ASSIGNMENT
Given the records below, set each one down again exactly as it reads.

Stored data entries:

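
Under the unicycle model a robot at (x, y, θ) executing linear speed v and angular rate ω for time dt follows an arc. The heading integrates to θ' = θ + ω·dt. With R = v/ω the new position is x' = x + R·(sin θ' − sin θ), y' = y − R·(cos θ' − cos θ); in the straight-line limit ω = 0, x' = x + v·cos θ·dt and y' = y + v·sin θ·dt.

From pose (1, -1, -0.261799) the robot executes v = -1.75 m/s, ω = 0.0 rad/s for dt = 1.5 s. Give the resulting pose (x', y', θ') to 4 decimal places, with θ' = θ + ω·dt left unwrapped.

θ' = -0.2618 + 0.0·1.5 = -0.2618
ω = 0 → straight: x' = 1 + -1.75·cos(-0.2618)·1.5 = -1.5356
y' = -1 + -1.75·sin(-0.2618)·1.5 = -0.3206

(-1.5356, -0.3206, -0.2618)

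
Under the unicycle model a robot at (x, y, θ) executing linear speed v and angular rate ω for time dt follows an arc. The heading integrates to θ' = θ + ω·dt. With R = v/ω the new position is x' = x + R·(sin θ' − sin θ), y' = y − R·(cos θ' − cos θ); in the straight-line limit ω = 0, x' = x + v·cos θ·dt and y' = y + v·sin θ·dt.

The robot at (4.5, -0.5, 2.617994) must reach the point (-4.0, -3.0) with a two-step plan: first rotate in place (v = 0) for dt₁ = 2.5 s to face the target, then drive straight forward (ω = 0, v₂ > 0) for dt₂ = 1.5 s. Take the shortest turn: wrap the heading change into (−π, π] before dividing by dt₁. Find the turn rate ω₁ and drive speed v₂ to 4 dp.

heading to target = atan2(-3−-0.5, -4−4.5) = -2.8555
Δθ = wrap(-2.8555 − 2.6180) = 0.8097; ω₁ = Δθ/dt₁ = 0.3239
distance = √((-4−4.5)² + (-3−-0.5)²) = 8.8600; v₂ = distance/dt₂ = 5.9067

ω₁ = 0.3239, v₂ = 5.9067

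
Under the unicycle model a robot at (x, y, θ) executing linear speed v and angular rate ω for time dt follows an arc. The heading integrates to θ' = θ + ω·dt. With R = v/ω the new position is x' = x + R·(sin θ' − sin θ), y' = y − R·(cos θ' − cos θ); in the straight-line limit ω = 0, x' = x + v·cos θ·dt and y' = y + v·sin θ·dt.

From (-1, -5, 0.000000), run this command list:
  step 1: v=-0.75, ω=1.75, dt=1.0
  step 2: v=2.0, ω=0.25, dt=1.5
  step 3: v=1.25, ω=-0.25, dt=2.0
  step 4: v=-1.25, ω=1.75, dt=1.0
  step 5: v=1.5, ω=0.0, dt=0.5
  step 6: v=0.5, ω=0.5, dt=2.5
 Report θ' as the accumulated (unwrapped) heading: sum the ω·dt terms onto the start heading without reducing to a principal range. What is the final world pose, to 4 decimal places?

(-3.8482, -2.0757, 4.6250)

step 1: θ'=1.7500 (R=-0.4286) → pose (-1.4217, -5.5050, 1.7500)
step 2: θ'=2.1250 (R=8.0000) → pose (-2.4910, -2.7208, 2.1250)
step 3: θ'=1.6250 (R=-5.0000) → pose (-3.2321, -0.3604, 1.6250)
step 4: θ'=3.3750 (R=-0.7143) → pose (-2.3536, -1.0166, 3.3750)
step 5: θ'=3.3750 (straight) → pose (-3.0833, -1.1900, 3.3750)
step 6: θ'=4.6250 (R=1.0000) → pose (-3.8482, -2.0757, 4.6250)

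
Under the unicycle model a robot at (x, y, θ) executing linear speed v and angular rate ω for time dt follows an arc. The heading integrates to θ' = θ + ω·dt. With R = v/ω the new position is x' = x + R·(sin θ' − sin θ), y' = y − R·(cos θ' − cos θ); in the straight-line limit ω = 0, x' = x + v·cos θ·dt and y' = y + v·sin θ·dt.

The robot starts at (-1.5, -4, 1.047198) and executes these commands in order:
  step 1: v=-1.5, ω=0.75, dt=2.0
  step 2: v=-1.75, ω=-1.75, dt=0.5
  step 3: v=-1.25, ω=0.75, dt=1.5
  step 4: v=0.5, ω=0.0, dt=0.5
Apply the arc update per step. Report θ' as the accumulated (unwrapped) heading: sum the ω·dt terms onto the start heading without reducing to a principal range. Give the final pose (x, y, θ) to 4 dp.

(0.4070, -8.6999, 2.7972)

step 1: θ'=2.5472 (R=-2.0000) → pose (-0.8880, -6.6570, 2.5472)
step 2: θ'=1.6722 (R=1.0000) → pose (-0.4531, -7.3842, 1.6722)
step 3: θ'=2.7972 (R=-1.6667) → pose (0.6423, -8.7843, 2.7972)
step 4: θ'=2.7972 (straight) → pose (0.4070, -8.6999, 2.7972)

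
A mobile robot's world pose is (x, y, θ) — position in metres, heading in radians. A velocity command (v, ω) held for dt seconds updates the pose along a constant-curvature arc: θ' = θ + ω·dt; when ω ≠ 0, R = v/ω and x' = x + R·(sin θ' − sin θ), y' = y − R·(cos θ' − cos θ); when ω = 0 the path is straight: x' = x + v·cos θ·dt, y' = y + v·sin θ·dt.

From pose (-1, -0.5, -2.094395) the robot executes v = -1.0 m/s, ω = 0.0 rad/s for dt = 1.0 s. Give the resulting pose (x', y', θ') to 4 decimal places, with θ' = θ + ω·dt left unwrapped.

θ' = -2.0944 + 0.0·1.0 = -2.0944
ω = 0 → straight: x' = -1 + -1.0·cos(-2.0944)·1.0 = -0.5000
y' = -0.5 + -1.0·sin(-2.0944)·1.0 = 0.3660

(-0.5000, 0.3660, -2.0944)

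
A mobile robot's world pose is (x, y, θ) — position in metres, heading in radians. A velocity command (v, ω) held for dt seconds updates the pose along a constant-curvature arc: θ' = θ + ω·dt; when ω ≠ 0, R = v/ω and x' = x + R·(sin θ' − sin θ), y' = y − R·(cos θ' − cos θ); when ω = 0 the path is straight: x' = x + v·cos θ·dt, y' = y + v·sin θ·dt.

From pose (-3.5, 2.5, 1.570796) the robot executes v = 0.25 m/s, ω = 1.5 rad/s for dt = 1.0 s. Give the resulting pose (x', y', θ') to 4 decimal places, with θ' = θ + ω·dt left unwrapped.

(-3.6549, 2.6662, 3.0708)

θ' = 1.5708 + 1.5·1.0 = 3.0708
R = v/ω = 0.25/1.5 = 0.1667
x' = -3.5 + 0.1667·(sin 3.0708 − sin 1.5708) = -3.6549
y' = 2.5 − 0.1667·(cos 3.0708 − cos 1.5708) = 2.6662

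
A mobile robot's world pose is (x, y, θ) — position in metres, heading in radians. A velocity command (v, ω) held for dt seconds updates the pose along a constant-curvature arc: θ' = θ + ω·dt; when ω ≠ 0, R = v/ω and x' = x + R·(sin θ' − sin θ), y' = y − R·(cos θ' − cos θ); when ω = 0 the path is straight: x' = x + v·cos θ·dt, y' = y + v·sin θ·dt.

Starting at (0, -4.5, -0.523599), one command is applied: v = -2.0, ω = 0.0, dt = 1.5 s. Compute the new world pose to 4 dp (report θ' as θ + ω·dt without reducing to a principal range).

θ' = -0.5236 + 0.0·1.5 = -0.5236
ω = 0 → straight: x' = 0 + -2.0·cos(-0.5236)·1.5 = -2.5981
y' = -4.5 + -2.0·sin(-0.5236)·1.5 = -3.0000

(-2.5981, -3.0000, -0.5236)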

RESPONSE TO THE TASK
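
Under the unicycle model a robot at (x, y, θ) executing linear speed v and angular rate ω for time dt follows an arc. The heading integrates to θ' = θ + ω·dt. With R = v/ω the new position is x' = x + R·(sin θ' − sin θ), y' = y − R·(cos θ' − cos θ); in the straight-line limit ω = 0, x' = x + v·cos θ·dt and y' = y + v·sin θ·dt.

From pose (1, -1, -0.261799) the robot executes v = -1.75 m/s, ω = 0.0 rad/s for dt = 1.5 s. Give the resulting pose (x', y', θ') to 4 decimal places, with θ' = θ + ω·dt left unwrapped.

θ' = -0.2618 + 0.0·1.5 = -0.2618
ω = 0 → straight: x' = 1 + -1.75·cos(-0.2618)·1.5 = -1.5356
y' = -1 + -1.75·sin(-0.2618)·1.5 = -0.3206

(-1.5356, -0.3206, -0.2618)

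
Under the unicycle model a robot at (x, y, θ) executing linear speed v and angular rate ω for time dt follows an arc. The heading integrates to θ' = θ + ω·dt. With R = v/ω the new position is x' = x + R·(sin θ' − sin θ), y' = y − R·(cos θ' − cos θ); in the straight-line limit ω = 0, x' = x + v·cos θ·dt and y' = y + v·sin θ·dt.

The robot at (4.5, -0.5, 2.617994) must reach the point (-4.0, -3.0) with a two-step plan: first rotate in place (v = 0) for dt₁ = 2.5 s to face the target, then drive straight forward (ω = 0, v₂ > 0) for dt₂ = 1.5 s. Take the shortest turn: wrap the heading change into (−π, π] before dividing by dt₁. Find the turn rate ω₁ and drive speed v₂ to 4 dp.

heading to target = atan2(-3−-0.5, -4−4.5) = -2.8555
Δθ = wrap(-2.8555 − 2.6180) = 0.8097; ω₁ = Δθ/dt₁ = 0.3239
distance = √((-4−4.5)² + (-3−-0.5)²) = 8.8600; v₂ = distance/dt₂ = 5.9067

ω₁ = 0.3239, v₂ = 5.9067

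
Under the unicycle model a robot at (x, y, θ) executing linear speed v and angular rate ω for time dt follows an arc. The heading integrates to θ' = θ + ω·dt. With R = v/ω the new position is x' = x + R·(sin θ' − sin θ), y' = y − R·(cos θ' − cos θ); in the straight-line limit ω = 0, x' = x + v·cos θ·dt and y' = y + v·sin θ·dt.

From (-1, -5, 0.000000), run this command list:
  step 1: v=-0.75, ω=1.75, dt=1.0
  step 2: v=2.0, ω=0.25, dt=1.5
  step 3: v=1.25, ω=-0.25, dt=2.0
  step 4: v=-1.25, ω=1.75, dt=1.0
  step 5: v=1.5, ω=0.0, dt=0.5
  step 6: v=0.5, ω=0.5, dt=2.5
 Report θ' as the accumulated (unwrapped) heading: sum the ω·dt terms onto the start heading without reducing to a principal range. What is the final world pose, to 4 decimal places?

(-3.8482, -2.0757, 4.6250)

step 1: θ'=1.7500 (R=-0.4286) → pose (-1.4217, -5.5050, 1.7500)
step 2: θ'=2.1250 (R=8.0000) → pose (-2.4910, -2.7208, 2.1250)
step 3: θ'=1.6250 (R=-5.0000) → pose (-3.2321, -0.3604, 1.6250)
step 4: θ'=3.3750 (R=-0.7143) → pose (-2.3536, -1.0166, 3.3750)
step 5: θ'=3.3750 (straight) → pose (-3.0833, -1.1900, 3.3750)
step 6: θ'=4.6250 (R=1.0000) → pose (-3.8482, -2.0757, 4.6250)

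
Under the unicycle model a robot at (x, y, θ) executing linear speed v and angular rate ω for time dt follows an arc. The heading integrates to θ' = θ + ω·dt. With R = v/ω the new position is x' = x + R·(sin θ' − sin θ), y' = y − R·(cos θ' − cos θ); in the straight-line limit ω = 0, x' = x + v·cos θ·dt and y' = y + v·sin θ·dt.

The robot starts at (-1.5, -4, 1.047198) and executes these commands in order:
  step 1: v=-1.5, ω=0.75, dt=2.0
  step 2: v=-1.75, ω=-1.75, dt=0.5
  step 3: v=-1.25, ω=0.75, dt=1.5
  step 4: v=0.5, ω=0.0, dt=0.5
Apply the arc update per step. Report θ' as the accumulated (unwrapped) heading: sum the ω·dt terms onto the start heading without reducing to a principal range. Give the final pose (x, y, θ) to 4 dp.

(0.4070, -8.6999, 2.7972)

step 1: θ'=2.5472 (R=-2.0000) → pose (-0.8880, -6.6570, 2.5472)
step 2: θ'=1.6722 (R=1.0000) → pose (-0.4531, -7.3842, 1.6722)
step 3: θ'=2.7972 (R=-1.6667) → pose (0.6423, -8.7843, 2.7972)
step 4: θ'=2.7972 (straight) → pose (0.4070, -8.6999, 2.7972)

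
A mobile robot's world pose is (x, y, θ) — position in metres, heading in radians. A velocity command (v, ω) held for dt seconds updates the pose along a constant-curvature arc: θ' = θ + ω·dt; when ω ≠ 0, R = v/ω and x' = x + R·(sin θ' − sin θ), y' = y − R·(cos θ' − cos θ); when ω = 0 the path is straight: x' = x + v·cos θ·dt, y' = y + v·sin θ·dt.

From pose (-1, -0.5, -2.094395) the robot executes v = -1.0 m/s, ω = 0.0 rad/s for dt = 1.0 s. Give the resulting pose (x', y', θ') to 4 decimal places, with θ' = θ + ω·dt left unwrapped.

θ' = -2.0944 + 0.0·1.0 = -2.0944
ω = 0 → straight: x' = -1 + -1.0·cos(-2.0944)·1.0 = -0.5000
y' = -0.5 + -1.0·sin(-2.0944)·1.0 = 0.3660

(-0.5000, 0.3660, -2.0944)

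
A mobile robot's world pose is (x, y, θ) — position in metres, heading in radians. A velocity command (v, ω) held for dt seconds updates the pose along a constant-curvature arc: θ' = θ + ω·dt; when ω ≠ 0, R = v/ω and x' = x + R·(sin θ' − sin θ), y' = y − R·(cos θ' − cos θ); when ω = 0 the path is straight: x' = x + v·cos θ·dt, y' = y + v·sin θ·dt.

From pose (-3.5, 2.5, 1.570796) the robot executes v = 0.25 m/s, ω = 1.5 rad/s for dt = 1.0 s. Give the resulting pose (x', y', θ') to 4 decimal places, with θ' = θ + ω·dt left unwrapped.

(-3.6549, 2.6662, 3.0708)

θ' = 1.5708 + 1.5·1.0 = 3.0708
R = v/ω = 0.25/1.5 = 0.1667
x' = -3.5 + 0.1667·(sin 3.0708 − sin 1.5708) = -3.6549
y' = 2.5 − 0.1667·(cos 3.0708 − cos 1.5708) = 2.6662

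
A mobile robot's world pose is (x, y, θ) — position in metres, heading in radians. A velocity command (v, ω) held for dt seconds updates the pose along a constant-curvature arc: θ' = θ + ω·dt; when ω ≠ 0, R = v/ω and x' = x + R·(sin θ' − sin θ), y' = y − R·(cos θ' − cos θ); when ω = 0 the path is straight: x' = x + v·cos θ·dt, y' = y + v·sin θ·dt.

Starting at (0, -4.5, -0.523599), one command is applied: v = -2.0, ω = 0.0, dt = 1.5 s. Compute the new world pose to 4 dp (report θ' as θ + ω·dt without reducing to a principal range).

θ' = -0.5236 + 0.0·1.5 = -0.5236
ω = 0 → straight: x' = 0 + -2.0·cos(-0.5236)·1.5 = -2.5981
y' = -4.5 + -2.0·sin(-0.5236)·1.5 = -3.0000

(-2.5981, -3.0000, -0.5236)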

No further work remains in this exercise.